* Exercise description *
Every line of the data below is to be written out again exactly.
◇ ◇ ◇ ◇ ◇ ◇ ◇
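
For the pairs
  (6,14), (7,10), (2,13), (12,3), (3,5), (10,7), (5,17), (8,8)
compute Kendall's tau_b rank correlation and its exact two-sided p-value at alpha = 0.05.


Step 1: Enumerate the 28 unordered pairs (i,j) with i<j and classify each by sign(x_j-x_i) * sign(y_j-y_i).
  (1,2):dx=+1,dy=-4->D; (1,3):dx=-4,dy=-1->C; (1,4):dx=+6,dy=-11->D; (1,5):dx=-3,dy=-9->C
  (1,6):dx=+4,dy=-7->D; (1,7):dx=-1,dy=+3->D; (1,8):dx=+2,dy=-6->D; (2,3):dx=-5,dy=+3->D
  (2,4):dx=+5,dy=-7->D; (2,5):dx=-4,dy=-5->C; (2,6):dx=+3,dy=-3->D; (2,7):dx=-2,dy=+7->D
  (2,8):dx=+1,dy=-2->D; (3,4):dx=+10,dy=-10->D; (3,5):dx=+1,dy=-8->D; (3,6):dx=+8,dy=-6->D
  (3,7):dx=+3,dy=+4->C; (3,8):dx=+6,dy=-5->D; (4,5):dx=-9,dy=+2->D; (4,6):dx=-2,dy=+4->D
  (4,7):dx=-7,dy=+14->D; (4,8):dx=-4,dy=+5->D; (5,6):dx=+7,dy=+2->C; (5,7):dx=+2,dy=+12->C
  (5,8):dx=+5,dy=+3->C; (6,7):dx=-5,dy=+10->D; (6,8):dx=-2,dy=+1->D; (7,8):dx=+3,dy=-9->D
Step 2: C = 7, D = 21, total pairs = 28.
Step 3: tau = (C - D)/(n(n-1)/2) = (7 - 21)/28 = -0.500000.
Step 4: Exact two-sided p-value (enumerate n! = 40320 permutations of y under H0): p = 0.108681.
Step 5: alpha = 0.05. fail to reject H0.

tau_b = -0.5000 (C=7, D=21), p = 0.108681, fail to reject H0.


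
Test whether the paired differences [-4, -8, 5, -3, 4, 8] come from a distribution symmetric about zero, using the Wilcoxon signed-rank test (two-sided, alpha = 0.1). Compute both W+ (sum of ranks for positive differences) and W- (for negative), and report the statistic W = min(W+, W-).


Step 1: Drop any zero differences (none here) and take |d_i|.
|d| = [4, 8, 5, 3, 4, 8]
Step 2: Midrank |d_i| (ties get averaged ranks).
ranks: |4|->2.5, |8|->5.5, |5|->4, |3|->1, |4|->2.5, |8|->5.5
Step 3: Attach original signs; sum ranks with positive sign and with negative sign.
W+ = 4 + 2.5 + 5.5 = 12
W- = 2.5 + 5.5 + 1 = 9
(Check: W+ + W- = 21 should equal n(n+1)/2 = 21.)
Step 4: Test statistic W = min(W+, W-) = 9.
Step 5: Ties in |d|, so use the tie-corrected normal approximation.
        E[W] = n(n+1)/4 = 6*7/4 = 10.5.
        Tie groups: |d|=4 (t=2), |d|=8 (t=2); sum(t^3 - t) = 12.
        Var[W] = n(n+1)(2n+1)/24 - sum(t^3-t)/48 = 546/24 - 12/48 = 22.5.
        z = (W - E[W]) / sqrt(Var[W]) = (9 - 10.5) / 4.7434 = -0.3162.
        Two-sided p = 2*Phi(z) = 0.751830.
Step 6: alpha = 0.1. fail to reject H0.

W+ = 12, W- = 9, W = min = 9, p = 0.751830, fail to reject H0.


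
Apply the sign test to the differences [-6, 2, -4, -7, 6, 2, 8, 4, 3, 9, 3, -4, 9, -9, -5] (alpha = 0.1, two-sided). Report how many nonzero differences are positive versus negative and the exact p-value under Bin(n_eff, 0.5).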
◇ ◇ ◇ ◇ ◇ ◇ ◇
* Answer to this task *
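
For the pairs
  (6,14), (7,10), (2,13), (12,3), (3,5), (10,7), (5,17), (8,8)
compute Kendall's tau_b rank correlation and its exact two-sided p-value at alpha = 0.05.


Step 1: Enumerate the 28 unordered pairs (i,j) with i<j and classify each by sign(x_j-x_i) * sign(y_j-y_i).
  (1,2):dx=+1,dy=-4->D; (1,3):dx=-4,dy=-1->C; (1,4):dx=+6,dy=-11->D; (1,5):dx=-3,dy=-9->C
  (1,6):dx=+4,dy=-7->D; (1,7):dx=-1,dy=+3->D; (1,8):dx=+2,dy=-6->D; (2,3):dx=-5,dy=+3->D
  (2,4):dx=+5,dy=-7->D; (2,5):dx=-4,dy=-5->C; (2,6):dx=+3,dy=-3->D; (2,7):dx=-2,dy=+7->D
  (2,8):dx=+1,dy=-2->D; (3,4):dx=+10,dy=-10->D; (3,5):dx=+1,dy=-8->D; (3,6):dx=+8,dy=-6->D
  (3,7):dx=+3,dy=+4->C; (3,8):dx=+6,dy=-5->D; (4,5):dx=-9,dy=+2->D; (4,6):dx=-2,dy=+4->D
  (4,7):dx=-7,dy=+14->D; (4,8):dx=-4,dy=+5->D; (5,6):dx=+7,dy=+2->C; (5,7):dx=+2,dy=+12->C
  (5,8):dx=+5,dy=+3->C; (6,7):dx=-5,dy=+10->D; (6,8):dx=-2,dy=+1->D; (7,8):dx=+3,dy=-9->D
Step 2: C = 7, D = 21, total pairs = 28.
Step 3: tau = (C - D)/(n(n-1)/2) = (7 - 21)/28 = -0.500000.
Step 4: Exact two-sided p-value (enumerate n! = 40320 permutations of y under H0): p = 0.108681.
Step 5: alpha = 0.05. fail to reject H0.

tau_b = -0.5000 (C=7, D=21), p = 0.108681, fail to reject H0.


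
Test whether the paired differences [-4, -8, 5, -3, 4, 8] come from a distribution symmetric about zero, using the Wilcoxon signed-rank test (two-sided, alpha = 0.1). Compute both W+ (sum of ranks for positive differences) and W- (for negative), and report the statistic W = min(W+, W-).


Step 1: Drop any zero differences (none here) and take |d_i|.
|d| = [4, 8, 5, 3, 4, 8]
Step 2: Midrank |d_i| (ties get averaged ranks).
ranks: |4|->2.5, |8|->5.5, |5|->4, |3|->1, |4|->2.5, |8|->5.5
Step 3: Attach original signs; sum ranks with positive sign and with negative sign.
W+ = 4 + 2.5 + 5.5 = 12
W- = 2.5 + 5.5 + 1 = 9
(Check: W+ + W- = 21 should equal n(n+1)/2 = 21.)
Step 4: Test statistic W = min(W+, W-) = 9.
Step 5: Ties in |d|, so use the tie-corrected normal approximation.
        E[W] = n(n+1)/4 = 6*7/4 = 10.5.
        Tie groups: |d|=4 (t=2), |d|=8 (t=2); sum(t^3 - t) = 12.
        Var[W] = n(n+1)(2n+1)/24 - sum(t^3-t)/48 = 546/24 - 12/48 = 22.5.
        z = (W - E[W]) / sqrt(Var[W]) = (9 - 10.5) / 4.7434 = -0.3162.
        Two-sided p = 2*Phi(z) = 0.751830.
Step 6: alpha = 0.1. fail to reject H0.

W+ = 12, W- = 9, W = min = 9, p = 0.751830, fail to reject H0.


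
Apply the sign test to the differences [-6, 2, -4, -7, 6, 2, 8, 4, 3, 9, 3, -4, 9, -9, -5] (alpha = 0.1, two-sided). Report how many nonzero differences are positive versus negative and the exact p-value under Bin(n_eff, 0.5).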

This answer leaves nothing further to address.